## Data:
*****

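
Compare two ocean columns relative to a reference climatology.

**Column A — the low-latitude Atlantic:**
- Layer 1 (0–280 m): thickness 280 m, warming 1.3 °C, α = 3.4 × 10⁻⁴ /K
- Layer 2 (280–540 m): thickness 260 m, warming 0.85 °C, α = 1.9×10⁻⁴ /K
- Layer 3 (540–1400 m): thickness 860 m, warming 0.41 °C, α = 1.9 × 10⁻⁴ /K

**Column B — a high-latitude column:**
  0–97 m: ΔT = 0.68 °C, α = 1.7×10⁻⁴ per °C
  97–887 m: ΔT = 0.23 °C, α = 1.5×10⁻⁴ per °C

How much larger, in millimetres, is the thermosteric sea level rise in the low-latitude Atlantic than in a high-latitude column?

A 280 × 1.3 × 3.4×10⁻⁴ = 0.12376 m
A 280–540 m: 260 × 1.9×10⁻⁴ × 0.85 = 0.04199 m
A 1.9×10⁻⁴ × 0.41 × 860 = 0.066994 m
A total: 0.232744 m
B 97 × 0.68 × 1.7×10⁻⁴ = 0.0112132 m
B 790 × 0.23 × 1.5×10⁻⁴ = 0.027255 m
B total: 0.0384682 m
Difference: 0.232744 − 0.0384682 = 0.1942758 m

190 mm larger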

*****

## What you should do:
Copy out, from the listing above, every line that contains the word "Layer".

## Answer section:
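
- Layer 1 (0–280 m): thickness 280 m, warming 1.3 °C, α = 3.4 × 10⁻⁴ /K
- Layer 2 (280–540 m): thickness 260 m, warming 0.85 °C, α = 1.9×10⁻⁴ /K
- Layer 3 (540–1400 m): thickness 860 m, warming 0.41 °C, α = 1.9 × 10⁻⁴ /K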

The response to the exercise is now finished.